# Available data:
§
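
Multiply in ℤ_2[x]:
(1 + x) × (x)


Expand and collect like terms; reduce coefficients mod 2:
x^0: 1·0 = 0 ≡ 0 (mod 2)
x^1: 1·1 + 1·0 = 1 ≡ 1 (mod 2)
x^2: 1·1 = 1 ≡ 1 (mod 2)
Result: x + x^2

f · g = x + x^2


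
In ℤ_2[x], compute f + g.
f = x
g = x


Add coefficients mod 2:
x^0: 0 + 0 = 0 (mod 2)
x^1: 1 + 1 = 0 (mod 2)
Result: 0

f + g = 0


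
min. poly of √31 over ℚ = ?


√31 satisfies x² - 31 = 0, irreducible over ℚ since 31 is squarefree

Minimal polynomial: x² - 31


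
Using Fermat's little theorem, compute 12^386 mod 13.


Fermat's little theorem: if p is prime and gcd(a,p)=1, then a^(p-1) ≡ 1 (mod p)
p = 13 is prime, gcd(12,13) = 1
Reduce exponent: 386 mod 12 = 2
So 12^386 ≡ 12^2 (mod 13)
12^2 mod 13 = 1

12^386 ≡ 1 (mod 13)


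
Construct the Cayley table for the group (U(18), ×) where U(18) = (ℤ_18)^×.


Elements: {1, 5, 7, 11, 13, 17}
Operation: multiplication mod 18
Entry (a, b) = (a × b) mod 18

Cayley table:
   |  1 |  5 |  7 | 11 | 13 | 17
 1 |  1 |  5 |  7 | 11 | 13 | 17
 5 |  5 |  7 | 17 |  1 | 11 | 13
 7 |  7 | 17 | 13 |  5 |  1 | 11
11 | 11 |  1 |  5 | 13 | 17 |  7
13 | 13 | 11 |  1 | 17 |  7 |  5
17 | 17 | 13 | 11 |  7 |  5 |  1


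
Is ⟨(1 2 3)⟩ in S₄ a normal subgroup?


H = ⟨(1 2 3)⟩ in S₄
(1 4)(1 2 3)(1 4)⁻¹ = (4 2 3) ∉ ⟨(1 2 3)⟩

No, not a normal subgroup


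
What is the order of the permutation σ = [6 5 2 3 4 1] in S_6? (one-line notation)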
§
# The problem:
Set down every record once more, exactly as written.

# Expected answer:
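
Multiply in ℤ_2[x]:
(1 + x) × (x)


Expand and collect like terms; reduce coefficients mod 2:
x^0: 1·0 = 0 ≡ 0 (mod 2)
x^1: 1·1 + 1·0 = 1 ≡ 1 (mod 2)
x^2: 1·1 = 1 ≡ 1 (mod 2)
Result: x + x^2

f · g = x + x^2


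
In ℤ_2[x], compute f + g.
f = x
g = x


Add coefficients mod 2:
x^0: 0 + 0 = 0 (mod 2)
x^1: 1 + 1 = 0 (mod 2)
Result: 0

f + g = 0


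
min. poly of √31 over ℚ = ?


√31 satisfies x² - 31 = 0, irreducible over ℚ since 31 is squarefree

Minimal polynomial: x² - 31


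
Using Fermat's little theorem, compute 12^386 mod 13.


Fermat's little theorem: if p is prime and gcd(a,p)=1, then a^(p-1) ≡ 1 (mod p)
p = 13 is prime, gcd(12,13) = 1
Reduce exponent: 386 mod 12 = 2
So 12^386 ≡ 12^2 (mod 13)
12^2 mod 13 = 1

12^386 ≡ 1 (mod 13)


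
Construct the Cayley table for the group (U(18), ×) where U(18) = (ℤ_18)^×.


Elements: {1, 5, 7, 11, 13, 17}
Operation: multiplication mod 18
Entry (a, b) = (a × b) mod 18

Cayley table:
   |  1 |  5 |  7 | 11 | 13 | 17
 1 |  1 |  5 |  7 | 11 | 13 | 17
 5 |  5 |  7 | 17 |  1 | 11 | 13
 7 |  7 | 17 | 13 |  5 |  1 | 11
11 | 11 |  1 |  5 | 13 | 17 |  7
13 | 13 | 11 |  1 | 17 |  7 |  5
17 | 17 | 13 | 11 |  7 |  5 |  1


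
Is ⟨(1 2 3)⟩ in S₄ a normal subgroup?


H = ⟨(1 2 3)⟩ in S₄
(1 4)(1 2 3)(1 4)⁻¹ = (4 2 3) ∉ ⟨(1 2 3)⟩

No, not a normal subgroup


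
What is the order of the permutation σ = [6 5 2 3 4 1] in S_6? (one-line notation)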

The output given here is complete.